§ **Exercise**
When you write the records again, keep every line exactly as it was.

§ **Recorded information**
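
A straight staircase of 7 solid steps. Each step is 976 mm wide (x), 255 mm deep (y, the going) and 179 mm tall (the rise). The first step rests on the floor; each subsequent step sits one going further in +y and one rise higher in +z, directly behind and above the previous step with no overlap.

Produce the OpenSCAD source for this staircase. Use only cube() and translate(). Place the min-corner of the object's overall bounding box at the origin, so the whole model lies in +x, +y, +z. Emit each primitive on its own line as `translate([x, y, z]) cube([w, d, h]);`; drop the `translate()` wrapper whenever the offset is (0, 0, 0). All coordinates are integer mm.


cube([976, 255, 179]);
translate([0, 255, 179]) cube([976, 255, 179]);
translate([0, 510, 358]) cube([976, 255, 179]);
translate([0, 765, 537]) cube([976, 255, 179]);
translate([0, 1020, 716]) cube([976, 255, 179]);
translate([0, 1275, 895]) cube([976, 255, 179]);
translate([0, 1530, 1074]) cube([976, 255, 179]);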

§ **Exercise output**
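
A straight staircase of 7 solid steps. Each step is 976 mm wide (x), 255 mm deep (y, the going) and 179 mm tall (the rise). The first step rests on the floor; each subsequent step sits one going further in +y and one rise higher in +z, directly behind and above the previous step with no overlap.

Produce the OpenSCAD source for this staircase. Use only cube() and translate(). Place the min-corner of the object's overall bounding box at the origin, so the whole model lies in +x, +y, +z. Emit each primitive on its own line as `translate([x, y, z]) cube([w, d, h]);`; drop the `translate()` wrapper whenever the offset is (0, 0, 0). All coordinates are integer mm.


cube([976, 255, 179]);
translate([0, 255, 179]) cube([976, 255, 179]);
translate([0, 510, 358]) cube([976, 255, 179]);
translate([0, 765, 537]) cube([976, 255, 179]);
translate([0, 1020, 716]) cube([976, 255, 179]);
translate([0, 1275, 895]) cube([976, 255, 179]);
translate([0, 1530, 1074]) cube([976, 255, 179]);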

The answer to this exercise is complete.